__Work required__.
Give every entry again, exactly.

[Opening Record set section]

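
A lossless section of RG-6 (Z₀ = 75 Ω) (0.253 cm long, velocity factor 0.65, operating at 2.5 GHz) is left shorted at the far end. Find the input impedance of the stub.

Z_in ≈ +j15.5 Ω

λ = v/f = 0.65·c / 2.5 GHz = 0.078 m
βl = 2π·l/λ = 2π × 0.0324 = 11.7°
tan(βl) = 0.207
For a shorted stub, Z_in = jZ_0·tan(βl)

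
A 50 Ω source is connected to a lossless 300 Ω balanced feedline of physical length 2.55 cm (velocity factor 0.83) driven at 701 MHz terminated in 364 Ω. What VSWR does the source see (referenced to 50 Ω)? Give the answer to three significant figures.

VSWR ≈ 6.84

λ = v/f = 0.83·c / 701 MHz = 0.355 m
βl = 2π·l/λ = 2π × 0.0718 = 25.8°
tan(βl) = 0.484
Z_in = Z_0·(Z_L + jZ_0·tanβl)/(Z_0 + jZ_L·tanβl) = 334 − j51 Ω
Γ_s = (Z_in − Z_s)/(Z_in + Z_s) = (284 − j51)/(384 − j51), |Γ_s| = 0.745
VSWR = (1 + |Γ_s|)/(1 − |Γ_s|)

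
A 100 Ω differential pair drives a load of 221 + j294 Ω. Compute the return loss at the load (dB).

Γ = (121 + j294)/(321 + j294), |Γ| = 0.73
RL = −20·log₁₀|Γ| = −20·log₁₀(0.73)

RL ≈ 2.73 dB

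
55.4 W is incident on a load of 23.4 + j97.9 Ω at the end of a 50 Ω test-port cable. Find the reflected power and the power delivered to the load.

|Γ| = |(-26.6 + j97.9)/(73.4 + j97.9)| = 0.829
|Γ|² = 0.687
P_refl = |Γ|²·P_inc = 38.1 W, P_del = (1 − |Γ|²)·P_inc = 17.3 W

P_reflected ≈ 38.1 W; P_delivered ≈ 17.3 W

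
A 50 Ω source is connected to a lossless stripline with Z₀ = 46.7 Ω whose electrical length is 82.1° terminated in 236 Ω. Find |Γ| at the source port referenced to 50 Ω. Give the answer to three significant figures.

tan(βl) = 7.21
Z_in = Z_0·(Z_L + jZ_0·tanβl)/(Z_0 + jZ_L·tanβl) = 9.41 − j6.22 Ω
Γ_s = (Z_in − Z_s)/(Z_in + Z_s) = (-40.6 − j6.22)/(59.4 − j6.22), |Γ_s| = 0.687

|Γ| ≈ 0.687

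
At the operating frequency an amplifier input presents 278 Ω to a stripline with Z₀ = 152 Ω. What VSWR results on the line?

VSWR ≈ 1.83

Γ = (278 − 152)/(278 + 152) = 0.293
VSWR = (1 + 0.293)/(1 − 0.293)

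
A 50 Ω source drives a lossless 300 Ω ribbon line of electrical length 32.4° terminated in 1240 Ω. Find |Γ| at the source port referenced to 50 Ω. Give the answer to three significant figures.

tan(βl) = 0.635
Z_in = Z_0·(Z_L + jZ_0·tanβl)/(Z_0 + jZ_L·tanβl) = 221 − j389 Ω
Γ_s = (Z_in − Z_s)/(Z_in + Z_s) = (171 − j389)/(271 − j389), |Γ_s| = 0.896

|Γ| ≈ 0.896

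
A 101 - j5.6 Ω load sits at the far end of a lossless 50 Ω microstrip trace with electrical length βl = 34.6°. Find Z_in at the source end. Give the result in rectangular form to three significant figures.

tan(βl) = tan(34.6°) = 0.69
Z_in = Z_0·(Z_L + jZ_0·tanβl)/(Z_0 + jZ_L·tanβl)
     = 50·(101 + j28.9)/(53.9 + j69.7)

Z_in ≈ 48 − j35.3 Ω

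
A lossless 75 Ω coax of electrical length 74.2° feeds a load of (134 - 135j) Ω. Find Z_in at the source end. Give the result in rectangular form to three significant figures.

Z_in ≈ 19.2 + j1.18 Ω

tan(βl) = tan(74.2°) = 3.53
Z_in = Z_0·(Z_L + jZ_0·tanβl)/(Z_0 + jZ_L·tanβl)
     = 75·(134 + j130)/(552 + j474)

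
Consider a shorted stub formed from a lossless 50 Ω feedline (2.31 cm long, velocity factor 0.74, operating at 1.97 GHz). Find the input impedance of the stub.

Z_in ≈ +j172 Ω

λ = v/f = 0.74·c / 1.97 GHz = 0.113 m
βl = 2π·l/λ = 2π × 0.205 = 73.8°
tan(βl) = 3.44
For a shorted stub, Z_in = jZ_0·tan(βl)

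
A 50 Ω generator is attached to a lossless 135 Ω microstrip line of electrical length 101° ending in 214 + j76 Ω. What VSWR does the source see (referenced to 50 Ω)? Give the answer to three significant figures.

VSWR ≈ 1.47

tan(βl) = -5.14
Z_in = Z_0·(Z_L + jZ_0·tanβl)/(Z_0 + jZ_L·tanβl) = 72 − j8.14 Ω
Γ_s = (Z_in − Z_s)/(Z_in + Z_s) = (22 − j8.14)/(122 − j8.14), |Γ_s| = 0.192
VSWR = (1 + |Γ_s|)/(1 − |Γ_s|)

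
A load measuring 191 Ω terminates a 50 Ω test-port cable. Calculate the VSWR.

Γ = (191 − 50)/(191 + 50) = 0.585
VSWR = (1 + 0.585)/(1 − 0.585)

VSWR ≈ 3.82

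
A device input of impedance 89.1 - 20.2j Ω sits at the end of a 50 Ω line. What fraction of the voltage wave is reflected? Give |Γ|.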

[Closing Record set section]

__Answer to this problem__.
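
A lossless section of RG-6 (Z₀ = 75 Ω) (0.253 cm long, velocity factor 0.65, operating at 2.5 GHz) is left shorted at the far end. Find the input impedance of the stub.

Z_in ≈ +j15.5 Ω

λ = v/f = 0.65·c / 2.5 GHz = 0.078 m
βl = 2π·l/λ = 2π × 0.0324 = 11.7°
tan(βl) = 0.207
For a shorted stub, Z_in = jZ_0·tan(βl)

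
A 50 Ω source is connected to a lossless 300 Ω balanced feedline of physical length 2.55 cm (velocity factor 0.83) driven at 701 MHz terminated in 364 Ω. What VSWR does the source see (referenced to 50 Ω)? Give the answer to three significant figures.

VSWR ≈ 6.84

λ = v/f = 0.83·c / 701 MHz = 0.355 m
βl = 2π·l/λ = 2π × 0.0718 = 25.8°
tan(βl) = 0.484
Z_in = Z_0·(Z_L + jZ_0·tanβl)/(Z_0 + jZ_L·tanβl) = 334 − j51 Ω
Γ_s = (Z_in − Z_s)/(Z_in + Z_s) = (284 − j51)/(384 − j51), |Γ_s| = 0.745
VSWR = (1 + |Γ_s|)/(1 − |Γ_s|)

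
A 100 Ω differential pair drives a load of 221 + j294 Ω. Compute the return loss at the load (dB).

Γ = (121 + j294)/(321 + j294), |Γ| = 0.73
RL = −20·log₁₀|Γ| = −20·log₁₀(0.73)

RL ≈ 2.73 dB

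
55.4 W is incident on a load of 23.4 + j97.9 Ω at the end of a 50 Ω test-port cable. Find the reflected power and the power delivered to the load.

|Γ| = |(-26.6 + j97.9)/(73.4 + j97.9)| = 0.829
|Γ|² = 0.687
P_refl = |Γ|²·P_inc = 38.1 W, P_del = (1 − |Γ|²)·P_inc = 17.3 W

P_reflected ≈ 38.1 W; P_delivered ≈ 17.3 W

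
A 50 Ω source is connected to a lossless stripline with Z₀ = 46.7 Ω whose electrical length is 82.1° terminated in 236 Ω. Find |Γ| at the source port referenced to 50 Ω. Give the answer to three significant figures.

tan(βl) = 7.21
Z_in = Z_0·(Z_L + jZ_0·tanβl)/(Z_0 + jZ_L·tanβl) = 9.41 − j6.22 Ω
Γ_s = (Z_in − Z_s)/(Z_in + Z_s) = (-40.6 − j6.22)/(59.4 − j6.22), |Γ_s| = 0.687

|Γ| ≈ 0.687

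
At the operating frequency an amplifier input presents 278 Ω to a stripline with Z₀ = 152 Ω. What VSWR results on the line?

VSWR ≈ 1.83

Γ = (278 − 152)/(278 + 152) = 0.293
VSWR = (1 + 0.293)/(1 − 0.293)

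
A 50 Ω source drives a lossless 300 Ω ribbon line of electrical length 32.4° terminated in 1240 Ω. Find |Γ| at the source port referenced to 50 Ω. Give the answer to three significant figures.

tan(βl) = 0.635
Z_in = Z_0·(Z_L + jZ_0·tanβl)/(Z_0 + jZ_L·tanβl) = 221 − j389 Ω
Γ_s = (Z_in − Z_s)/(Z_in + Z_s) = (171 − j389)/(271 − j389), |Γ_s| = 0.896

|Γ| ≈ 0.896

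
A 101 - j5.6 Ω load sits at the far end of a lossless 50 Ω microstrip trace with electrical length βl = 34.6°. Find Z_in at the source end. Give the result in rectangular form to three significant figures.

tan(βl) = tan(34.6°) = 0.69
Z_in = Z_0·(Z_L + jZ_0·tanβl)/(Z_0 + jZ_L·tanβl)
     = 50·(101 + j28.9)/(53.9 + j69.7)

Z_in ≈ 48 − j35.3 Ω

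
A lossless 75 Ω coax of electrical length 74.2° feeds a load of (134 - 135j) Ω. Find Z_in at the source end. Give the result in rectangular form to three significant figures.

Z_in ≈ 19.2 + j1.18 Ω

tan(βl) = tan(74.2°) = 3.53
Z_in = Z_0·(Z_L + jZ_0·tanβl)/(Z_0 + jZ_L·tanβl)
     = 75·(134 + j130)/(552 + j474)

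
Consider a shorted stub formed from a lossless 50 Ω feedline (2.31 cm long, velocity factor 0.74, operating at 1.97 GHz). Find the input impedance of the stub.

Z_in ≈ +j172 Ω

λ = v/f = 0.74·c / 1.97 GHz = 0.113 m
βl = 2π·l/λ = 2π × 0.205 = 73.8°
tan(βl) = 3.44
For a shorted stub, Z_in = jZ_0·tan(βl)

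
A 50 Ω generator is attached to a lossless 135 Ω microstrip line of electrical length 101° ending in 214 + j76 Ω. What VSWR does the source see (referenced to 50 Ω)? Give the answer to three significant figures.

VSWR ≈ 1.47

tan(βl) = -5.14
Z_in = Z_0·(Z_L + jZ_0·tanβl)/(Z_0 + jZ_L·tanβl) = 72 − j8.14 Ω
Γ_s = (Z_in − Z_s)/(Z_in + Z_s) = (22 − j8.14)/(122 − j8.14), |Γ_s| = 0.192
VSWR = (1 + |Γ_s|)/(1 − |Γ_s|)

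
A load measuring 191 Ω terminates a 50 Ω test-port cable. Calculate the VSWR.

Γ = (191 − 50)/(191 + 50) = 0.585
VSWR = (1 + 0.585)/(1 − 0.585)

VSWR ≈ 3.82

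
A device input of impedance 89.1 - 20.2j Ω sits at the end of a 50 Ω line. What fraction of the voltage wave is reflected? Give |Γ|.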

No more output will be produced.